::: DATA TO EXAMINE

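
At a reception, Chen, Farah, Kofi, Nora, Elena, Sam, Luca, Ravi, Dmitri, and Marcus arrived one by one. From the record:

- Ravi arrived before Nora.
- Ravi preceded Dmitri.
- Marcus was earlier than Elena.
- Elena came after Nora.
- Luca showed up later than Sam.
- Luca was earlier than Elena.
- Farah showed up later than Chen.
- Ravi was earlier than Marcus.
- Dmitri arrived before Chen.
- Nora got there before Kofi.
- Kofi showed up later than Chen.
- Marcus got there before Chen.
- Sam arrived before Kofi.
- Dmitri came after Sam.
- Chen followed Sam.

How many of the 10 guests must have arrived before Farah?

5

Directly stated before Farah: Chen.
Dmitri reaches Farah via Dmitri → Chen → Farah.
Marcus reaches Farah via Marcus → Chen → Farah.
Ravi reaches Farah via Ravi → Marcus → Chen → Farah.
Likewise Sam reaches Farah by chaining the stated constraints.
That's Chen, Dmitri, Marcus, Ravi, and Sam — 5 in all.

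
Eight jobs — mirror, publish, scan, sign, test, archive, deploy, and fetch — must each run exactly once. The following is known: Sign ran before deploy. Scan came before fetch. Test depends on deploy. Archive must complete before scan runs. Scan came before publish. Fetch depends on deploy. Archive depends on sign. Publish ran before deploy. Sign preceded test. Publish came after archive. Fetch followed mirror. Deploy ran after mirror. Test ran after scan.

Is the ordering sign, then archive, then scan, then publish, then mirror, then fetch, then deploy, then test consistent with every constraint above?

no

The constraints require deploy before fetch, but in the proposed sequence fetch appears ahead of deploy. That one violation is enough.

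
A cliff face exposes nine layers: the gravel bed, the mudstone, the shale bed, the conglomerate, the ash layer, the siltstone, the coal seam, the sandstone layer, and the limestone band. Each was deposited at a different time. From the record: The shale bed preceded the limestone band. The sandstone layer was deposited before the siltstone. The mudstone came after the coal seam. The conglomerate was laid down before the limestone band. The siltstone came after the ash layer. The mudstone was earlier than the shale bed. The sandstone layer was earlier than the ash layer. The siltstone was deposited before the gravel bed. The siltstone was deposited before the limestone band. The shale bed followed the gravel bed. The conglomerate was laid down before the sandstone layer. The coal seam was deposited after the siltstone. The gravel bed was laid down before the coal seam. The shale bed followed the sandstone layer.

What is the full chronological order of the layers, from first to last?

The constraints fix every adjacent pair, so only one ordering works:
the conglomerate → the sandstone layer → the ash layer → the siltstone → the gravel bed → the coal seam → the mudstone → the shale bed → the limestone band.

the conglomerate, the sandstone layer, the ash layer, the siltstone, the gravel bed, the coal seam, the mudstone, the shale bed, the limestone band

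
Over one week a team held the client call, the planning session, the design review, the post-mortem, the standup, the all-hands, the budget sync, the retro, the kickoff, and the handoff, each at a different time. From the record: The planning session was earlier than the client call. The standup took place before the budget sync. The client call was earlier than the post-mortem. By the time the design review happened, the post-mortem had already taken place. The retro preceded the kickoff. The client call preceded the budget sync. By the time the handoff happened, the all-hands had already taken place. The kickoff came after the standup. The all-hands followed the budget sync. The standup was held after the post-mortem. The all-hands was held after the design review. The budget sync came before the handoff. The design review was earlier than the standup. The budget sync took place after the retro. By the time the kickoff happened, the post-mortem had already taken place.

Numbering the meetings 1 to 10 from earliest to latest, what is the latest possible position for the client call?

3

The client call must come before the all-hands, the budget sync, the design review, the handoff, the kickoff, the post-mortem, and the standup — 7 meetings forced after it.
Everything else can be placed before the client call in some valid order, so the client call can sit as late as position 10 − 7 = 3.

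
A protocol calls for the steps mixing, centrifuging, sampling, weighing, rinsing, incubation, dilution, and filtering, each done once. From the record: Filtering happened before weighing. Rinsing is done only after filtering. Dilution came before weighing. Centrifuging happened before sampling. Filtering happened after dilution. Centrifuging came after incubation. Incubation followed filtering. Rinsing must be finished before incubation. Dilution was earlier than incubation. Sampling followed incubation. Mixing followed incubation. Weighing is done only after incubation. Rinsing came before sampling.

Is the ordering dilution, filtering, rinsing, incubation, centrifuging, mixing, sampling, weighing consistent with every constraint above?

yes

Check each stated constraint against the proposed order — e.g. filtering is ahead of weighing; dilution is ahead of weighing. Every pair is in the required order; nothing is violated.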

::::::

• [WORK INSTRUCTIONS]: Which lines above run from the one containing "- Marcus was earlier than Elena." to the one containing "Eight jobs —"? Give them again exactly, both ends included.

• [EXERCISE OUTPUT]:
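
- Marcus was earlier than Elena.
- Elena came after Nora.
- Luca showed up later than Sam.
- Luca was earlier than Elena.
- Farah showed up later than Chen.
- Ravi was earlier than Marcus.
- Dmitri arrived before Chen.
- Nora got there before Kofi.
- Kofi showed up later than Chen.
- Marcus got there before Chen.
- Sam arrived before Kofi.
- Dmitri came after Sam.
- Chen followed Sam.

How many of the 10 guests must have arrived before Farah?

5

Directly stated before Farah: Chen.
Dmitri reaches Farah via Dmitri → Chen → Farah.
Marcus reaches Farah via Marcus → Chen → Farah.
Ravi reaches Farah via Ravi → Marcus → Chen → Farah.
Likewise Sam reaches Farah by chaining the stated constraints.
That's Chen, Dmitri, Marcus, Ravi, and Sam — 5 in all.

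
Eight jobs — mirror, publish, scan, sign, test, archive, deploy, and fetch — must each run exactly once. The following is known: Sign ran before deploy. Scan came before fetch. Test depends on deploy. Archive must complete before scan runs. Scan came before publish. Fetch depends on deploy. Archive depends on sign. Publish ran before deploy. Sign preceded test. Publish came after archive. Fetch followed mirror. Deploy ran after mirror. Test ran after scan.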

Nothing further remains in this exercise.